*** DATA FOR THIS TASK ***

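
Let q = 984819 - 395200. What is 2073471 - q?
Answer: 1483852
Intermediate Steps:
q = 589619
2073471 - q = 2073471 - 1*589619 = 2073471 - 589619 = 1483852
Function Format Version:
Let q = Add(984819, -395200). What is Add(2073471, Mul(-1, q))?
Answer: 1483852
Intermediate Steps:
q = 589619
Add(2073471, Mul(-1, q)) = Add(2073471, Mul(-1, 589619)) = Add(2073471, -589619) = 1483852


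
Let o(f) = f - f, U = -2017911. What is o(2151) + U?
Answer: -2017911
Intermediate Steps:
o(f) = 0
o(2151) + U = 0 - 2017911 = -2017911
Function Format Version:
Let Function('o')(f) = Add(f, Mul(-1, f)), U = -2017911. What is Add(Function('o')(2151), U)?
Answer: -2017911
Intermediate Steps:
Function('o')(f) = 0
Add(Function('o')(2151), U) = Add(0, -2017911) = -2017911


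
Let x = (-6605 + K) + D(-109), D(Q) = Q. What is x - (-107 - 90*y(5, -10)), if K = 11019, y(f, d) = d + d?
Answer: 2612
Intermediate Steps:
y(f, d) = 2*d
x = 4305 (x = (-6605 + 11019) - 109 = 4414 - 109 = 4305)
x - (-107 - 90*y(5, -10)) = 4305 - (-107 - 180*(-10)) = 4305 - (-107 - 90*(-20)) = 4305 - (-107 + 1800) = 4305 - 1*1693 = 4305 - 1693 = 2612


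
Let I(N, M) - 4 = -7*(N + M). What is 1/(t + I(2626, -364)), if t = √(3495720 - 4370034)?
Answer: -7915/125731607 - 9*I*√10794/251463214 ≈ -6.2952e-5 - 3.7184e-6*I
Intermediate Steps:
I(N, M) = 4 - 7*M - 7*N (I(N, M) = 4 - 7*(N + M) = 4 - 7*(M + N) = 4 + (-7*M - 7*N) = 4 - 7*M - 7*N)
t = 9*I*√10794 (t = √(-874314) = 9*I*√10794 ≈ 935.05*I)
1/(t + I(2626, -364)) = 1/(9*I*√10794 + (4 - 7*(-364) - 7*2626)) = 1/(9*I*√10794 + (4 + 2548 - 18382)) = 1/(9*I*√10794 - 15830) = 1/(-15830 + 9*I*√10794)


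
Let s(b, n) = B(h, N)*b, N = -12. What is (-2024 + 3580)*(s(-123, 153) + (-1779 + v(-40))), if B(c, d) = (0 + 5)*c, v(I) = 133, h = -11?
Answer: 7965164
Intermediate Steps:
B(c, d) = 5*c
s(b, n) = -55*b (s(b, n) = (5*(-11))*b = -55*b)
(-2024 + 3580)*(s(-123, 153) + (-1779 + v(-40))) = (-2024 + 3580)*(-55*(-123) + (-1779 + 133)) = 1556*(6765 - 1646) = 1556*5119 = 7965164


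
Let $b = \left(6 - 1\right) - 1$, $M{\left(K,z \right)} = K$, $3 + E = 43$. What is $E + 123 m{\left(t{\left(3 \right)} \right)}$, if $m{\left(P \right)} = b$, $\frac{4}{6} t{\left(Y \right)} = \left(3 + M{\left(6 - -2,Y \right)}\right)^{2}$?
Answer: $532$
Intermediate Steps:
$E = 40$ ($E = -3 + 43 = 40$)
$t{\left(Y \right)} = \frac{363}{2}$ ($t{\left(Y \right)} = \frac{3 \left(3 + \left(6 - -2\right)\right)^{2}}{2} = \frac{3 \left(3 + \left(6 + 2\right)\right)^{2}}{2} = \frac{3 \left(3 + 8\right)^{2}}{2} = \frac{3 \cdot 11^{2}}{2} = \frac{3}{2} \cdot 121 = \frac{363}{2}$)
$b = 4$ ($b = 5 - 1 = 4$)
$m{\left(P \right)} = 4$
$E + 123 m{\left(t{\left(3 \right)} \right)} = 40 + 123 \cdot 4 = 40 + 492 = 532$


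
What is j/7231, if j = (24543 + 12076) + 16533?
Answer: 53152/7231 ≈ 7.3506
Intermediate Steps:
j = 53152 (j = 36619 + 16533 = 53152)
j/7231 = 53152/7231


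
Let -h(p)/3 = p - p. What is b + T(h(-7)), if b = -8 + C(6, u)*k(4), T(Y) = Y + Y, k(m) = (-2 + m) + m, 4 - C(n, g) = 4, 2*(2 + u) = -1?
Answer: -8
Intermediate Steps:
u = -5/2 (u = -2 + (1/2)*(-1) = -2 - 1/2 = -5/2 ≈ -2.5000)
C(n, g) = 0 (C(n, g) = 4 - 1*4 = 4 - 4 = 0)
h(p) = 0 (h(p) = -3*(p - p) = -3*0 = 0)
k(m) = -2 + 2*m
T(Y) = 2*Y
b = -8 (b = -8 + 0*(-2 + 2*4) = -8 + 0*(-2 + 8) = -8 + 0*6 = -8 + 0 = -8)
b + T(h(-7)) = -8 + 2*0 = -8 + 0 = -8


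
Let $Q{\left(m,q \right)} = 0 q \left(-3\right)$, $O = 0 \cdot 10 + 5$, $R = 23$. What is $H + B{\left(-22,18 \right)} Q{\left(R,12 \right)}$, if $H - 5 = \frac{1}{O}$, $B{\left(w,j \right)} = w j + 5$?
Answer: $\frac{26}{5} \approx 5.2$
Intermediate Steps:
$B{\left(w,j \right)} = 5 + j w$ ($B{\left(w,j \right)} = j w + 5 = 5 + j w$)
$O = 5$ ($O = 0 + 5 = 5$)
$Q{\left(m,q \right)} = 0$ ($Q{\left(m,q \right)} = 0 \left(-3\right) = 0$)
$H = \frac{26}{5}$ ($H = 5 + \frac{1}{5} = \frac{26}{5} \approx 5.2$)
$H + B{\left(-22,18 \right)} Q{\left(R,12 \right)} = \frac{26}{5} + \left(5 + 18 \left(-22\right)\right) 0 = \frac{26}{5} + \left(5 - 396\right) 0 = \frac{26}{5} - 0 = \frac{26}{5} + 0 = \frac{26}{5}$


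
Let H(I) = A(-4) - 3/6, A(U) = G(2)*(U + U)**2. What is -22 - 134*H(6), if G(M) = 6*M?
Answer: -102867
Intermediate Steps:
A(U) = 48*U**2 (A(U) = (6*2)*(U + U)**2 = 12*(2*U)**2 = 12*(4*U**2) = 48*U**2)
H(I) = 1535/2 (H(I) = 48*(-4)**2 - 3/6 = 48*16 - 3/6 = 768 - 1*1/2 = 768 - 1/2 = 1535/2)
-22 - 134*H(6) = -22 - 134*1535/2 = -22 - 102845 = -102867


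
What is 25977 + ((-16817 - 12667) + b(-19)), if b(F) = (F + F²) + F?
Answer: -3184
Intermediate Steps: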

***

• ACTION ITEM
Starting with the first line of the listing above, copy each line exactly until you have copied the line containing "Answer: 2612". Stop there.

• SOLUTION TO THE EXERCISE
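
Let q = 984819 - 395200. What is 2073471 - q?
Answer: 1483852
Intermediate Steps:
q = 589619
2073471 - q = 2073471 - 1*589619 = 2073471 - 589619 = 1483852
Function Format Version:
Let q = Add(984819, -395200). What is Add(2073471, Mul(-1, q))?
Answer: 1483852
Intermediate Steps:
q = 589619
Add(2073471, Mul(-1, q)) = Add(2073471, Mul(-1, 589619)) = Add(2073471, -589619) = 1483852


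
Let o(f) = f - f, U = -2017911. What is o(2151) + U?
Answer: -2017911
Intermediate Steps:
o(f) = 0
o(2151) + U = 0 - 2017911 = -2017911
Function Format Version:
Let Function('o')(f) = Add(f, Mul(-1, f)), U = -2017911. What is Add(Function('o')(2151), U)?
Answer: -2017911
Intermediate Steps:
Function('o')(f) = 0
Add(Function('o')(2151), U) = Add(0, -2017911) = -2017911


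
Let x = (-6605 + K) + D(-109), D(Q) = Q. What is x - (-107 - 90*y(5, -10)), if K = 11019, y(f, d) = d + d?
Answer: 2612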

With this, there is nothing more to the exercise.